Using the data below, copy out all lines with the word "Liam".

++++ Entries provided ++++

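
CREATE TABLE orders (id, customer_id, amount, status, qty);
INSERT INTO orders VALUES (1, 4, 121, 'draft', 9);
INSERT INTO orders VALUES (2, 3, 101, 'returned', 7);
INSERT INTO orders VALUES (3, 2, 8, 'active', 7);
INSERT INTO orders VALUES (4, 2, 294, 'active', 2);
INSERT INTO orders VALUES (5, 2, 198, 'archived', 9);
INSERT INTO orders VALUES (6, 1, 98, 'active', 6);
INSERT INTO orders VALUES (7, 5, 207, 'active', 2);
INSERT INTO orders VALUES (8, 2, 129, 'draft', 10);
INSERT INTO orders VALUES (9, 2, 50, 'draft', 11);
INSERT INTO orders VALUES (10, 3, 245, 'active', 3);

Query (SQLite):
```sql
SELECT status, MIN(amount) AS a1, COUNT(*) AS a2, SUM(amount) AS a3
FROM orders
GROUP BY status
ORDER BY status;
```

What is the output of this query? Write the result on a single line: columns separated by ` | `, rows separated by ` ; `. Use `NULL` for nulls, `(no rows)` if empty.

active | 8 | 5 | 852 ; archived | 198 | 1 | 198 ; draft | 50 | 3 | 300 ; returned | 101 | 1 | 101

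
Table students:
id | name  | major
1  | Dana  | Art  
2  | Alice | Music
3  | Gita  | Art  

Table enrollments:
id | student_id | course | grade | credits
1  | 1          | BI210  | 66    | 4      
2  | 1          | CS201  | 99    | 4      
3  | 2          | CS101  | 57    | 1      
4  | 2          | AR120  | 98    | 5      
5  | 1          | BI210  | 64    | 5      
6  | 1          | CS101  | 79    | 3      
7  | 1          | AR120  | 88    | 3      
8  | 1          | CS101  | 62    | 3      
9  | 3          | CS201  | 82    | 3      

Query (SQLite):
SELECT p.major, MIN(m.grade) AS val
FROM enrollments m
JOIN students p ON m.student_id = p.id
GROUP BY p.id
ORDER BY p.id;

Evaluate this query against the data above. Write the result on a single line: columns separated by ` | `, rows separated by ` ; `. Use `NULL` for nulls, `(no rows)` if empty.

Art | 62 ; Music | 57 ; Art | 82

Join each enrollments row to its students via student_id.
Group joined rows by students.id; compute MIN(m.grade) per group.
  1: ids {1, 2, 5, 6, 7, 8} → MIN(m.grade)=62
  2: ids {3, 4} → MIN(m.grade)=57
  3: ids {9} → MIN(m.grade)=82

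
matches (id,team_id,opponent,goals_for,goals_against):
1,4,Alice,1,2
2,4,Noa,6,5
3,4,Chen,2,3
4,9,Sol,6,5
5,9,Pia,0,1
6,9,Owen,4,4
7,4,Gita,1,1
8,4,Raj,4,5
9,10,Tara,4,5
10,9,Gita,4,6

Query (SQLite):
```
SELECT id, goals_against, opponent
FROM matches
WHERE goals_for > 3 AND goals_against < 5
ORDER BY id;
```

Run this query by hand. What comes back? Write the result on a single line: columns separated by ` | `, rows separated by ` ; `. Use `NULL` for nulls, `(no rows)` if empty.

goals_for > 3: ids {2, 4, 6, 8, 9, 10}
goals_against < 5: ids {1, 3, 5, 6, 7}
Combine with AND.

6 | 4 | Owen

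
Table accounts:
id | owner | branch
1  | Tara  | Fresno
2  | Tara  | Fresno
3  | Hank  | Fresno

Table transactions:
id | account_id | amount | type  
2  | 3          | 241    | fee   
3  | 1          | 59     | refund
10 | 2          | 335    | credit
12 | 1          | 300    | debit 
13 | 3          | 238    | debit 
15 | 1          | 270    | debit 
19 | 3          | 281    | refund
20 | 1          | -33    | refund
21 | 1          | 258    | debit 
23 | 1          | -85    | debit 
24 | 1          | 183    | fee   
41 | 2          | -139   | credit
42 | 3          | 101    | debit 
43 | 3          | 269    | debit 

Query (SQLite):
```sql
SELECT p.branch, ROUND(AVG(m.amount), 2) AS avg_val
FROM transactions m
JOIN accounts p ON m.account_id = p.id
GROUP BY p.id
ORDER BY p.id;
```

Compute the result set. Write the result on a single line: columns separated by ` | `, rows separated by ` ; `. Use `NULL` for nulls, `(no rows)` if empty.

Fresno | 136 ; Fresno | 98 ; Fresno | 226

Join each transactions row to its accounts via account_id.
Group joined rows by accounts.id; compute ROUND(AVG(m.amount), 2) per group.
  1: ids {3, 12, 15, 20, 21, 23, 24} → ROUND(AVG(m.amount), 2)=136
  2: ids {10, 41} → ROUND(AVG(m.amount), 2)=98
  3: ids {2, 13, 19, 42, 43} → ROUND(AVG(m.amount), 2)=226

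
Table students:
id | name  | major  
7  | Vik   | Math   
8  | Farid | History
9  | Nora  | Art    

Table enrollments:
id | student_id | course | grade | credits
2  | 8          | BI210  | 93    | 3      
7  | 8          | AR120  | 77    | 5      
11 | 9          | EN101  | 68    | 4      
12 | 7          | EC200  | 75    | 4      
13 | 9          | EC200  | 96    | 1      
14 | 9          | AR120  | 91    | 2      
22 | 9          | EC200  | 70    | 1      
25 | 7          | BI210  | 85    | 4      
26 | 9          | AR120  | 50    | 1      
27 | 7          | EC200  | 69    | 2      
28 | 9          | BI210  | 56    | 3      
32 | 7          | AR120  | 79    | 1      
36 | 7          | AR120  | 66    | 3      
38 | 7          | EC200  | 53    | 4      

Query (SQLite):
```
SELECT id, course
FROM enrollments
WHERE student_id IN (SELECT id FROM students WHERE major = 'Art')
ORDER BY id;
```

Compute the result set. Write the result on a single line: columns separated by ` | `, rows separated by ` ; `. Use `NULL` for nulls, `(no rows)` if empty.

11 | EN101 ; 13 | EC200 ; 14 | AR120 ; 22 | EC200 ; 26 | AR120 ; 28 | BI210

Inner query: students.id where major = 'Art'.
Outer: keep enrollments rows whose student_id is in that set.
Inner query → {9}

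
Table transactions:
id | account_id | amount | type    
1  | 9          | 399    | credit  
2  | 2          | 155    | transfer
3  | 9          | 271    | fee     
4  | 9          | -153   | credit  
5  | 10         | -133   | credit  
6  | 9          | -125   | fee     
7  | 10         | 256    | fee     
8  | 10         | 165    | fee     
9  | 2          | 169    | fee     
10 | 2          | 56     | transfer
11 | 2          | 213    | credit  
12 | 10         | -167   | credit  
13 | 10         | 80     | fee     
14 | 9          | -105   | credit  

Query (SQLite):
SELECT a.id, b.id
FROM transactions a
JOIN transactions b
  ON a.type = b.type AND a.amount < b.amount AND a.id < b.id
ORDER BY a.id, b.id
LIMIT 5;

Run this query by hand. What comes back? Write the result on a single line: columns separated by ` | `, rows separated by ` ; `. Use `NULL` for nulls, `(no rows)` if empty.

4 | 5 ; 4 | 11 ; 4 | 14 ; 5 | 11 ; 5 | 14

Pairs (a,b) with same type, a.amount < b.amount, a.id < b.id.
type groups: credit:{1,4,5,11,12,14} fee:{3,6,7,8,9,13} transfer:{2,10}
Ordered by (a.id, b.id); first 5.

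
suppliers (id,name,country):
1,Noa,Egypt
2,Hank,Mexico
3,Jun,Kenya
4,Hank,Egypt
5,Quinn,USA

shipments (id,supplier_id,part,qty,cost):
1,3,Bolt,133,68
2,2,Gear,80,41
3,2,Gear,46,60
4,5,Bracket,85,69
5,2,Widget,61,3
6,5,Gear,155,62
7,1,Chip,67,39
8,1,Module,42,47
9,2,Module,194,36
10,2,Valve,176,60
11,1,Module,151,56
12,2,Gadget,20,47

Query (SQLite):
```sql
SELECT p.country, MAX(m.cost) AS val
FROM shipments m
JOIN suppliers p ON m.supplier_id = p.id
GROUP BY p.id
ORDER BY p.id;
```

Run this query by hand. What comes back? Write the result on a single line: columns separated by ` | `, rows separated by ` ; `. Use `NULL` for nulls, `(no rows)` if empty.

Egypt | 56 ; Mexico | 60 ; Kenya | 68 ; USA | 69

Join each shipments row to its suppliers via supplier_id.
Group joined rows by suppliers.id; compute MAX(m.cost) per group.
  1: ids {7, 8, 11} → MAX(m.cost)=56
  2: ids {2, 3, 5, 9, 10, 12} → MAX(m.cost)=60
  3: ids {1} → MAX(m.cost)=68
  5: ids {4, 6} → MAX(m.cost)=69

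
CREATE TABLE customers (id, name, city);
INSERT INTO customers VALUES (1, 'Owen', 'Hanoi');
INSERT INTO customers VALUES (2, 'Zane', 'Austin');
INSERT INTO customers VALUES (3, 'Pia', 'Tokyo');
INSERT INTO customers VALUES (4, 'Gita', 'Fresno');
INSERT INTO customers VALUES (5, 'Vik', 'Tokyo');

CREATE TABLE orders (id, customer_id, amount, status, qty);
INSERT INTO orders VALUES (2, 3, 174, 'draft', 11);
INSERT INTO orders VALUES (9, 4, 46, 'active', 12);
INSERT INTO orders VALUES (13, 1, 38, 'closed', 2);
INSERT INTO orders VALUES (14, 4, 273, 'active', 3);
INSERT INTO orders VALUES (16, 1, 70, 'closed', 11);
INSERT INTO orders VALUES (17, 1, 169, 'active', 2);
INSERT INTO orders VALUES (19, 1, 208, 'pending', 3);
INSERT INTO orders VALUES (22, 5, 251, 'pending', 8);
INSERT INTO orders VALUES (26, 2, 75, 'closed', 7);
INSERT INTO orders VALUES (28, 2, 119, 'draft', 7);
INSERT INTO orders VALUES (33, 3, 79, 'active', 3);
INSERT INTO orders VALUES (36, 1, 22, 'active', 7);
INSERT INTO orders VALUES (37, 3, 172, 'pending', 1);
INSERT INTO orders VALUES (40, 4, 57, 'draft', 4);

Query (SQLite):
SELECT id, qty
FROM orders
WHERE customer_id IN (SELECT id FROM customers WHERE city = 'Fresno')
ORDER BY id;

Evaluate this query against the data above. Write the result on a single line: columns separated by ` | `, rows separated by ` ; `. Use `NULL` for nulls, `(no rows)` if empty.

Inner query: customers.id where city = 'Fresno'.
Outer: keep orders rows whose customer_id is in that set.
Inner query → {4}

9 | 12 ; 14 | 3 ; 40 | 4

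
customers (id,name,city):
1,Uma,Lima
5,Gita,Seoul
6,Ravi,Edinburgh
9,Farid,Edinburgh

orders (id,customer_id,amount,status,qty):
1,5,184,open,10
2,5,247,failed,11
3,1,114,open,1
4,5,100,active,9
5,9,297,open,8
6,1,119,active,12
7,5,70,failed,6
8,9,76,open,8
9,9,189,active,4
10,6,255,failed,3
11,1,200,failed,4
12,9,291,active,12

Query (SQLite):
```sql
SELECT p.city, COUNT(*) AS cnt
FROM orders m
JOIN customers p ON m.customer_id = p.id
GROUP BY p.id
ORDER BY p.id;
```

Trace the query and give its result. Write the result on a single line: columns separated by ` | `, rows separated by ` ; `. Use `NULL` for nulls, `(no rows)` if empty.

Join each orders row to its customers via customer_id.
Group joined rows by customers.id; compute COUNT(*) per group.
  1: ids {3, 6, 11} → COUNT(*)=3
  5: ids {1, 2, 4, 7} → COUNT(*)=4
  6: ids {10} → COUNT(*)=1
  9: ids {5, 8, 9, 12} → COUNT(*)=4

Lima | 3 ; Seoul | 4 ; Edinburgh | 1 ; Edinburgh | 4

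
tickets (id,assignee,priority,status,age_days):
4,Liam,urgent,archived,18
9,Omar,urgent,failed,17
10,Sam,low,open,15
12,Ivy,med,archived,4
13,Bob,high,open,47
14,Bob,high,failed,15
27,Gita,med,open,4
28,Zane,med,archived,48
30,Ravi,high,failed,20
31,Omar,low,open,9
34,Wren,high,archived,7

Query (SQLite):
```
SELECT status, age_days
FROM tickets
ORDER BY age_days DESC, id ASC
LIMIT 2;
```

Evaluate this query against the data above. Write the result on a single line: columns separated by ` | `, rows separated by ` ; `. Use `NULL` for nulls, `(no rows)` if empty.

Sort by age_days desc, tiebreak id asc: (48, id=28), (47, id=13), (20, id=30), (18, id=4), (17, id=9) …. Take first 2.

archived | 48 ; open | 47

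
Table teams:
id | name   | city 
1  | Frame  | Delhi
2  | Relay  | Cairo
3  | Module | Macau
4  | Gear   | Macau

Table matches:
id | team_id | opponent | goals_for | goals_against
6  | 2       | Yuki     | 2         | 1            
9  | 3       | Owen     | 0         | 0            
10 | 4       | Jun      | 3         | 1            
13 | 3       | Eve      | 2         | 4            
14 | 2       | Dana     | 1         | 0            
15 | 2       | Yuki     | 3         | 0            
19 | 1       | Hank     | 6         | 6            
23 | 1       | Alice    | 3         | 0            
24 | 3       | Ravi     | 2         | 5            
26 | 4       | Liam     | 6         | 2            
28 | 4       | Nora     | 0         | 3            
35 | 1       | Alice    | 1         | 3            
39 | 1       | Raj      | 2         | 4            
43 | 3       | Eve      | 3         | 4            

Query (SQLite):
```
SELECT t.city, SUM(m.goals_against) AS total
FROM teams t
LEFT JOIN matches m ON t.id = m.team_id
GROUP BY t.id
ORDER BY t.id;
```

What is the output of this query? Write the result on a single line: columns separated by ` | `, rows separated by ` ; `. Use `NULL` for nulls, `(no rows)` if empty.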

++++

• The completed task
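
4,Liam,urgent,archived,18
26 | 4       | Liam     | 6         | 2            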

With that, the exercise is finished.